(Saved data entries)
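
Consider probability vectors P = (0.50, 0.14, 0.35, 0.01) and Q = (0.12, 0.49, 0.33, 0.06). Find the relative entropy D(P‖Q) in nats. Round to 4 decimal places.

0.5408 nats

D(P‖Q) = Σ p·ln(p/q).
  0.50·ln(0.50/0.12) = 0.71356
  0.14·ln(0.14/0.49) = -0.17539
  0.35·ln(0.35/0.33) = 0.02059
  0.01·ln(0.01/0.06) = -0.01792
D(P‖Q) = 0.5408 nats.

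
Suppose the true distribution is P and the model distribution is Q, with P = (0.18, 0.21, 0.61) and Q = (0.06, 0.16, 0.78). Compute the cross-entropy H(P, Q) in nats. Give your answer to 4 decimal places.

H(P,Q) = −Σ p·ln q.
  −0.18·ln(0.06) = 0.50641
  −0.21·ln(0.16) = 0.38484
  −0.61·ln(0.78) = 0.15156
H(P,Q) = 1.0428 nats.

1.0428 nats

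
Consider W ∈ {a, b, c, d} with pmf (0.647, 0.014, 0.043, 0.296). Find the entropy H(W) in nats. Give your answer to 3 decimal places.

H(W) = −Σ p·ln p.
  −(0.647)·ln(0.647) = 0.2817
  −(0.014)·ln(0.014) = 0.0598
  −(0.043)·ln(0.043) = 0.1353
  −(0.296)·ln(0.296) = 0.3603
Sum: 0.2817 + 0.0598 + 0.1353 + 0.3603 = 0.837 nats.

0.837 nats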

▶ _ABOUT THIS EXERCISE_: Repeat the entries exactly, all of them.

▶ _ANSWER BOX_:
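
Consider probability vectors P = (0.50, 0.14, 0.35, 0.01) and Q = (0.12, 0.49, 0.33, 0.06). Find the relative entropy D(P‖Q) in nats. Round to 4 decimal places.

0.5408 nats

D(P‖Q) = Σ p·ln(p/q).
  0.50·ln(0.50/0.12) = 0.71356
  0.14·ln(0.14/0.49) = -0.17539
  0.35·ln(0.35/0.33) = 0.02059
  0.01·ln(0.01/0.06) = -0.01792
D(P‖Q) = 0.5408 nats.

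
Suppose the true distribution is P and the model distribution is Q, with P = (0.18, 0.21, 0.61) and Q = (0.06, 0.16, 0.78). Compute the cross-entropy H(P, Q) in nats. Give your answer to 4 decimal places.

H(P,Q) = −Σ p·ln q.
  −0.18·ln(0.06) = 0.50641
  −0.21·ln(0.16) = 0.38484
  −0.61·ln(0.78) = 0.15156
H(P,Q) = 1.0428 nats.

1.0428 nats

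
Consider W ∈ {a, b, c, d} with pmf (0.647, 0.014, 0.043, 0.296). Find the entropy H(W) in nats. Give your answer to 3 decimal places.

H(W) = −Σ p·ln p.
  −(0.647)·ln(0.647) = 0.2817
  −(0.014)·ln(0.014) = 0.0598
  −(0.043)·ln(0.043) = 0.1353
  −(0.296)·ln(0.296) = 0.3603
Sum: 0.2817 + 0.0598 + 0.1353 + 0.3603 = 0.837 nats.

0.837 nats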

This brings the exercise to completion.